TASK ITEM – Repeat exactly, and only, the lines below starting at the line that contains "Let a, c, i, k, m, p, r, x" and ending at the line that contains "Proof: From k", inclusive of both.

DATA SHOWN –
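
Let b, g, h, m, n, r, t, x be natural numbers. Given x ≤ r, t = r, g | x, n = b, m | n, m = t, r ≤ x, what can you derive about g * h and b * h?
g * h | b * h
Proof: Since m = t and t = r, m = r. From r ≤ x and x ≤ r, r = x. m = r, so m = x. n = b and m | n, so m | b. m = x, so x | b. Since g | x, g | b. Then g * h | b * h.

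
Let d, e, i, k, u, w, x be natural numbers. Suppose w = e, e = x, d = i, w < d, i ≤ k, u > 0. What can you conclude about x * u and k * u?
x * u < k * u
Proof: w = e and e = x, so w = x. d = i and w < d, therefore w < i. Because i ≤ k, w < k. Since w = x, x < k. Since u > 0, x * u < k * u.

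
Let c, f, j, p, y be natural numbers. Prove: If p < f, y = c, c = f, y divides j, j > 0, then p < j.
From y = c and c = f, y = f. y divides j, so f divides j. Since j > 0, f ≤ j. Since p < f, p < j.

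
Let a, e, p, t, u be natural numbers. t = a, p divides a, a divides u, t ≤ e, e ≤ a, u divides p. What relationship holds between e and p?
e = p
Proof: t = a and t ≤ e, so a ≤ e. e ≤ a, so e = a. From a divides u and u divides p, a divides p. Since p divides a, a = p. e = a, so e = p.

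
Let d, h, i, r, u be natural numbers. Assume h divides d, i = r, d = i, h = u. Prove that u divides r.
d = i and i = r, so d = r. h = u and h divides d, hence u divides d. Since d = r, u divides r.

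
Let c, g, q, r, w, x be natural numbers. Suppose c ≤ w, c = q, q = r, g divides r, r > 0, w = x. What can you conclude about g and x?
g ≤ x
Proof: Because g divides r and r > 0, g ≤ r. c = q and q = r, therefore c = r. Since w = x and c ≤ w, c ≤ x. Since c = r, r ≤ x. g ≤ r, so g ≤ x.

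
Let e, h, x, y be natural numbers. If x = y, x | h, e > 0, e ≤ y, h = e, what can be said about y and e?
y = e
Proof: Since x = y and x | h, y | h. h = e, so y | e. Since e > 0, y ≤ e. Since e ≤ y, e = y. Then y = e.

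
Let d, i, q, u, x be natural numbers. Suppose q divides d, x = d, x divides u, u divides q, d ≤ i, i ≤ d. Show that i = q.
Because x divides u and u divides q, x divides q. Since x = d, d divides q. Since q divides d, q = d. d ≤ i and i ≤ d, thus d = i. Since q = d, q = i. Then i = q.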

==

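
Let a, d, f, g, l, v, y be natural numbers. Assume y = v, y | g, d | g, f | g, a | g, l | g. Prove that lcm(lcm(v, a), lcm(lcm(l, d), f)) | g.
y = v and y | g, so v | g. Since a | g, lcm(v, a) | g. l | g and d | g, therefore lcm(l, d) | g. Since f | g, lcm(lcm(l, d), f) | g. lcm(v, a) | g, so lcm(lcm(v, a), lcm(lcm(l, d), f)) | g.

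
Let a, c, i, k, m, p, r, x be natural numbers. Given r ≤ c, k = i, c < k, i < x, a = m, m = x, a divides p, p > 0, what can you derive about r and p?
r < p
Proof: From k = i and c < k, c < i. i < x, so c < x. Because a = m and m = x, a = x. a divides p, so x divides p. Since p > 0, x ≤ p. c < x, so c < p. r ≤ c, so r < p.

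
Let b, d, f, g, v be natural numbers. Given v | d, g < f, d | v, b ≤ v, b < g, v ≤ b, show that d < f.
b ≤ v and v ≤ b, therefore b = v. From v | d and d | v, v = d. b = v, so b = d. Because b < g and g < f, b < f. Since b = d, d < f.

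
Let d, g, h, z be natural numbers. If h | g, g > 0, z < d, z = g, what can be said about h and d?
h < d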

--

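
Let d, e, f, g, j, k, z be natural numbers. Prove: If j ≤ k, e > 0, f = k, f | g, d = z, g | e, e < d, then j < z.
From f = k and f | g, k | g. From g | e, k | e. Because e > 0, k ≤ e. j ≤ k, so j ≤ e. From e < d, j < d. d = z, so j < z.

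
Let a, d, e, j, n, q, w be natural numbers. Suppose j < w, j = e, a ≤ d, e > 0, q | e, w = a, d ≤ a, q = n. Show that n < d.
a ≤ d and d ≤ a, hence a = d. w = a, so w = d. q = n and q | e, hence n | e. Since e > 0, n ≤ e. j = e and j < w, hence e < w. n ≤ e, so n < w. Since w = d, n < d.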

WORKED SOLUTION –
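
Let a, c, i, k, m, p, r, x be natural numbers. Given r ≤ c, k = i, c < k, i < x, a = m, m = x, a divides p, p > 0, what can you derive about r and p?
r < p
Proof: From k = i and c < k, c < i. i < x, so c < x. Because a = m and m = x, a = x. a divides p, so x divides p. Since p > 0, x ≤ p. c < x, so c < p. r ≤ c, so r < p.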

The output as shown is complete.